Records Block Start
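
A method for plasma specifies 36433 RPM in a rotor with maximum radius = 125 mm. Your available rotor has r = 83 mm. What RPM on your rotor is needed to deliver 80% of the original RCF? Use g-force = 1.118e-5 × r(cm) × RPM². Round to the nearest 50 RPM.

≈ 40000 RPM

Original rotor: r = 125 mm = 12.5 cm
RCF = 1.118 × 10⁻⁵ × r × N²
RCF_original = 1.118 × 10⁻⁵ × 12.5 × (36433)² = 1.118 × 10⁻⁵ × 12.5 × 1,327,363,489 ≈ 185,499 × g
Target RCF = 0.8 × 185,499 ≈ 148,399.2 × g
Your rotor: r = 83 mm = 8.3 cm
148,399.2 = 1.118 × 10⁻⁵ × 8.3 × N²
N² = 148,399.2 / (9.2794 × 10⁻⁵) = 1,599,232,709
N ≈ √1,599,232,709 ≈ 39,990.4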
Records Block End
All of the records should be transcribed exactly, with nothing left out.

## Result of the task:
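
A method for plasma specifies 36433 RPM in a rotor with maximum radius = 125 mm. Your available rotor has r = 83 mm. What RPM on your rotor is needed to deliver 80% of the original RCF? Use g-force = 1.118e-5 × r(cm) × RPM². Round to the nearest 50 RPM.

≈ 40000 RPM

Original rotor: r = 125 mm = 12.5 cm
RCF = 1.118 × 10⁻⁵ × r × N²
RCF_original = 1.118 × 10⁻⁵ × 12.5 × (36433)² = 1.118 × 10⁻⁵ × 12.5 × 1,327,363,489 ≈ 185,499 × g
Target RCF = 0.8 × 185,499 ≈ 148,399.2 × g
Your rotor: r = 83 mm = 8.3 cm
148,399.2 = 1.118 × 10⁻⁵ × 8.3 × N²
N² = 148,399.2 / (9.2794 × 10⁻⁵) = 1,599,232,709
N ≈ √1,599,232,709 ≈ 39,990.4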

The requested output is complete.